(Saved entries)
------

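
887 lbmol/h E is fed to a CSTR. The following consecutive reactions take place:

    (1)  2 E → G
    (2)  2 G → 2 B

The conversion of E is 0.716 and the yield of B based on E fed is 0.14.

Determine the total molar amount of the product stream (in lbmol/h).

Conversion of E: E consumed = 2ξ₁ = 0.716 × 887 → ξ₁ = 317.5 lbmol/h.
Yield of B: 2ξ₂ / 887 = 0.14 → ξ₂ = 62.09 lbmol/h.
Outlet amounts (n = n₀ + Σ ν·ξ):
  E: 887 − 2(317.5) = 251.9
  G: 0 + 1(317.5) − 2(62.09) = 193.4
  B: 0 + 2(62.09) = 124.2
Total out = 251.9 + 193.4 + 124.2 = 569.5 lbmol/h.

569 lbmol/h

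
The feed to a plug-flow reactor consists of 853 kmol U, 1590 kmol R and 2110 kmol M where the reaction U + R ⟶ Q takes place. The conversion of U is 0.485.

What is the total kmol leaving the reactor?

U reacted = 0.485 × 853 = 413.7 kmol; ν_U = −1, so ξ = 413.7/1 = 413.7 kmol.
Outlet amounts (n = n₀ + ν ξ):
  U: 853 − 1(413.7) = 439.3
  R: 1590 − 1(413.7) = 1176
  Q: 0 + 1(413.7) = 413.7
  M: 2110 (inert)
Total out = 439.3 + 1176 + 413.7 + 2110 = 4139 kmol.

4140 kmol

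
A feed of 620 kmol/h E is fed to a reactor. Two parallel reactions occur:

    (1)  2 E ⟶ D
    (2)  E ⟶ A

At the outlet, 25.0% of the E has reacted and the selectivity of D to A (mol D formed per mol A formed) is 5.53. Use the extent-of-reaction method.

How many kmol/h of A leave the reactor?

Conversion of E: E consumed = 0.25 × 620 = 155 kmol/h = 2ξ₁ + 1ξ₂.
Selectivity: 1ξ₁ / (1ξ₂) = 5.53 → ξ₁ = 5.53 ξ₂.
Substitute: (2·5.53 + 1) ξ₂ = 155 → ξ₂ = 12.85 kmol/h, ξ₁ = 71.07 kmol/h.
Outlet amounts (n = n₀ + Σ ν·ξ):
  E: 620 − 2(71.07) − 1(12.85) = 465
  D: 0 + 1(71.07) = 71.07
  A: 0 + 1(12.85) = 12.85

12.9 kmol/h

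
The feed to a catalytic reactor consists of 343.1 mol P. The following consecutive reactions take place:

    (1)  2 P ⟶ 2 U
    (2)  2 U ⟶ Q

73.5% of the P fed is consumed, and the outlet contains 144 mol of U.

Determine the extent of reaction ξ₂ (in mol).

ξ₂ = 54.1 mol

Conversion of P: P consumed = 2ξ₁ = 0.735 × 343.1 → ξ₁ = 126.1 mol.
U balance: n_U = 0 + 2ξ₁ − 2ξ₂ = 144 → ξ₂ = (2·126.1 − 144)/2 = 54.09 mol.
Outlet amounts (n = n₀ + Σ ν·ξ):
  P: 343.1 − 2(126.1) = 90.92
  U: 0 + 2(126.1) − 2(54.09) = 144
  Q: 0 + 1(54.09) = 54.09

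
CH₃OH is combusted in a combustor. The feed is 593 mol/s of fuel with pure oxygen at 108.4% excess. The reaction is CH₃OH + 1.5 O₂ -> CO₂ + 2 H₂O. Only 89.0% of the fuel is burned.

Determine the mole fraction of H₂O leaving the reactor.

Stoichiometric O₂ = 1.5 × 593 = 889.5 mol/s; O₂ fed = 889.5 × 2.084 = 1854 mol/s.
Fuel reacted = 0.89 × 593 → ξ = 527.8 mol/s.
Outlet (n = n₀ + ν ξ):
  CH₃OH: 593 − 1(527.8) = 65.23
  O₂: 1854 − 1.5(527.8) = 1062
  CO₂: 0 + 1(527.8) = 527.8
  H₂O: 0 + 2(527.8) = 1056
Total out = 2711 mol/s; y_H₂O = 1056 / 2711 = 0.3894.

0.389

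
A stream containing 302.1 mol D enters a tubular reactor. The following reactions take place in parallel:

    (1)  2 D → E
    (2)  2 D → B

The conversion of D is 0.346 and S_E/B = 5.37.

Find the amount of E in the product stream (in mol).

44.1 mol

Conversion of D: D consumed = 0.346 × 302.1 = 104.5 mol = 2ξ₁ + 2ξ₂.
Selectivity: 1ξ₁ / (1ξ₂) = 5.37 → ξ₁ = 5.37 ξ₂.
Substitute: (2·5.37 + 2) ξ₂ = 104.5 → ξ₂ = 8.205 mol, ξ₁ = 44.06 mol.
Outlet amounts (n = n₀ + Σ ν·ξ):
  D: 302.1 − 2(44.06) − 2(8.205) = 197.6
  E: 0 + 1(44.06) = 44.06
  B: 0 + 1(8.205) = 8.205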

------

* What to work on *
Your reply should consist of all the records, set down exactly.

* Written solution *
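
887 lbmol/h E is fed to a CSTR. The following consecutive reactions take place:

    (1)  2 E → G
    (2)  2 G → 2 B

The conversion of E is 0.716 and the yield of B based on E fed is 0.14.

Determine the total molar amount of the product stream (in lbmol/h).

Conversion of E: E consumed = 2ξ₁ = 0.716 × 887 → ξ₁ = 317.5 lbmol/h.
Yield of B: 2ξ₂ / 887 = 0.14 → ξ₂ = 62.09 lbmol/h.
Outlet amounts (n = n₀ + Σ ν·ξ):
  E: 887 − 2(317.5) = 251.9
  G: 0 + 1(317.5) − 2(62.09) = 193.4
  B: 0 + 2(62.09) = 124.2
Total out = 251.9 + 193.4 + 124.2 = 569.5 lbmol/h.

569 lbmol/h

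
The feed to a plug-flow reactor consists of 853 kmol U, 1590 kmol R and 2110 kmol M where the reaction U + R ⟶ Q takes place. The conversion of U is 0.485.

What is the total kmol leaving the reactor?

U reacted = 0.485 × 853 = 413.7 kmol; ν_U = −1, so ξ = 413.7/1 = 413.7 kmol.
Outlet amounts (n = n₀ + ν ξ):
  U: 853 − 1(413.7) = 439.3
  R: 1590 − 1(413.7) = 1176
  Q: 0 + 1(413.7) = 413.7
  M: 2110 (inert)
Total out = 439.3 + 1176 + 413.7 + 2110 = 4139 kmol.

4140 kmol

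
A feed of 620 kmol/h E is fed to a reactor. Two parallel reactions occur:

    (1)  2 E ⟶ D
    (2)  E ⟶ A

At the outlet, 25.0% of the E has reacted and the selectivity of D to A (mol D formed per mol A formed) is 5.53. Use the extent-of-reaction method.

How many kmol/h of A leave the reactor?

Conversion of E: E consumed = 0.25 × 620 = 155 kmol/h = 2ξ₁ + 1ξ₂.
Selectivity: 1ξ₁ / (1ξ₂) = 5.53 → ξ₁ = 5.53 ξ₂.
Substitute: (2·5.53 + 1) ξ₂ = 155 → ξ₂ = 12.85 kmol/h, ξ₁ = 71.07 kmol/h.
Outlet amounts (n = n₀ + Σ ν·ξ):
  E: 620 − 2(71.07) − 1(12.85) = 465
  D: 0 + 1(71.07) = 71.07
  A: 0 + 1(12.85) = 12.85

12.9 kmol/h

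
The feed to a catalytic reactor consists of 343.1 mol P. The following consecutive reactions take place:

    (1)  2 P ⟶ 2 U
    (2)  2 U ⟶ Q

73.5% of the P fed is consumed, and the outlet contains 144 mol of U.

Determine the extent of reaction ξ₂ (in mol).

ξ₂ = 54.1 mol

Conversion of P: P consumed = 2ξ₁ = 0.735 × 343.1 → ξ₁ = 126.1 mol.
U balance: n_U = 0 + 2ξ₁ − 2ξ₂ = 144 → ξ₂ = (2·126.1 − 144)/2 = 54.09 mol.
Outlet amounts (n = n₀ + Σ ν·ξ):
  P: 343.1 − 2(126.1) = 90.92
  U: 0 + 2(126.1) − 2(54.09) = 144
  Q: 0 + 1(54.09) = 54.09

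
CH₃OH is combusted in a combustor. The feed is 593 mol/s of fuel with pure oxygen at 108.4% excess. The reaction is CH₃OH + 1.5 O₂ -> CO₂ + 2 H₂O. Only 89.0% of the fuel is burned.

Determine the mole fraction of H₂O leaving the reactor.

Stoichiometric O₂ = 1.5 × 593 = 889.5 mol/s; O₂ fed = 889.5 × 2.084 = 1854 mol/s.
Fuel reacted = 0.89 × 593 → ξ = 527.8 mol/s.
Outlet (n = n₀ + ν ξ):
  CH₃OH: 593 − 1(527.8) = 65.23
  O₂: 1854 − 1.5(527.8) = 1062
  CO₂: 0 + 1(527.8) = 527.8
  H₂O: 0 + 2(527.8) = 1056
Total out = 2711 mol/s; y_H₂O = 1056 / 2711 = 0.3894.

0.389

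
A stream containing 302.1 mol D enters a tubular reactor. The following reactions take place in parallel:

    (1)  2 D → E
    (2)  2 D → B

The conversion of D is 0.346 and S_E/B = 5.37.

Find the amount of E in the product stream (in mol).

44.1 mol

Conversion of D: D consumed = 0.346 × 302.1 = 104.5 mol = 2ξ₁ + 2ξ₂.
Selectivity: 1ξ₁ / (1ξ₂) = 5.37 → ξ₁ = 5.37 ξ₂.
Substitute: (2·5.37 + 2) ξ₂ = 104.5 → ξ₂ = 8.205 mol, ξ₁ = 44.06 mol.
Outlet amounts (n = n₀ + Σ ν·ξ):
  D: 302.1 − 2(44.06) − 2(8.205) = 197.6
  E: 0 + 1(44.06) = 44.06
  B: 0 + 1(8.205) = 8.205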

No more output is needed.